• [EXERCISE DIRECTIONS] Gather all lines from the material that contain the word "placed".

═══ DATA EXTRACT

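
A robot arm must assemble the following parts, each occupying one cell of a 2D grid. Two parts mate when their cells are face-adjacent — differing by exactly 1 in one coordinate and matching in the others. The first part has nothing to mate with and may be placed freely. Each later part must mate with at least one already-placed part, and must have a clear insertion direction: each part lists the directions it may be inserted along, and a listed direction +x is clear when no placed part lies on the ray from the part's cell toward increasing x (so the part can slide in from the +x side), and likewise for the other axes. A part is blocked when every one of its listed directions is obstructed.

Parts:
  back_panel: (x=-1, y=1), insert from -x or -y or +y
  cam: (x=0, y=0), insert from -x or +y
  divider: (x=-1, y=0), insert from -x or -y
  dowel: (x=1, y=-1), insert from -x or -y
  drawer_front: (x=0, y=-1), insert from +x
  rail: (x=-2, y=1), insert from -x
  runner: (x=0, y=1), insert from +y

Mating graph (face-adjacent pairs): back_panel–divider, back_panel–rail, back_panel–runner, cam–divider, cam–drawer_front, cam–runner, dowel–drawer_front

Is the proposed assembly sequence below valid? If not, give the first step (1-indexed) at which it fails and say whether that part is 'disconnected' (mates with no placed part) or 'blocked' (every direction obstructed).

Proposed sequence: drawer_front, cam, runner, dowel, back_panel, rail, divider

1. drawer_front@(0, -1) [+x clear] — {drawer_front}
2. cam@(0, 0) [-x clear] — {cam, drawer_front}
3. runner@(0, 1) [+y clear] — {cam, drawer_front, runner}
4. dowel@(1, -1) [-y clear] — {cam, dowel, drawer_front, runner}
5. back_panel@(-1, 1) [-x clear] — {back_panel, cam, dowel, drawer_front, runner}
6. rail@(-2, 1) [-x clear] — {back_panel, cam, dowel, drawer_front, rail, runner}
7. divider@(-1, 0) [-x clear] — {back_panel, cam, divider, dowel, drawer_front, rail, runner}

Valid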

══════

• [EXERCISE ANSWER]
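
A robot arm must assemble the following parts, each occupying one cell of a 2D grid. Two parts mate when their cells are face-adjacent — differing by exactly 1 in one coordinate and matching in the others. The first part has nothing to mate with and may be placed freely. Each later part must mate with at least one already-placed part, and must have a clear insertion direction: each part lists the directions it may be inserted along, and a listed direction +x is clear when no placed part lies on the ray from the part's cell toward increasing x (so the part can slide in from the +x side), and likewise for the other axes. A part is blocked when every one of its listed directions is obstructed.
Is the proposed assembly sequence below valid? If not, give the first step (1-indexed) at which it fails and say whether that part is 'disconnected' (mates with no placed part) or 'blocked' (every direction obstructed).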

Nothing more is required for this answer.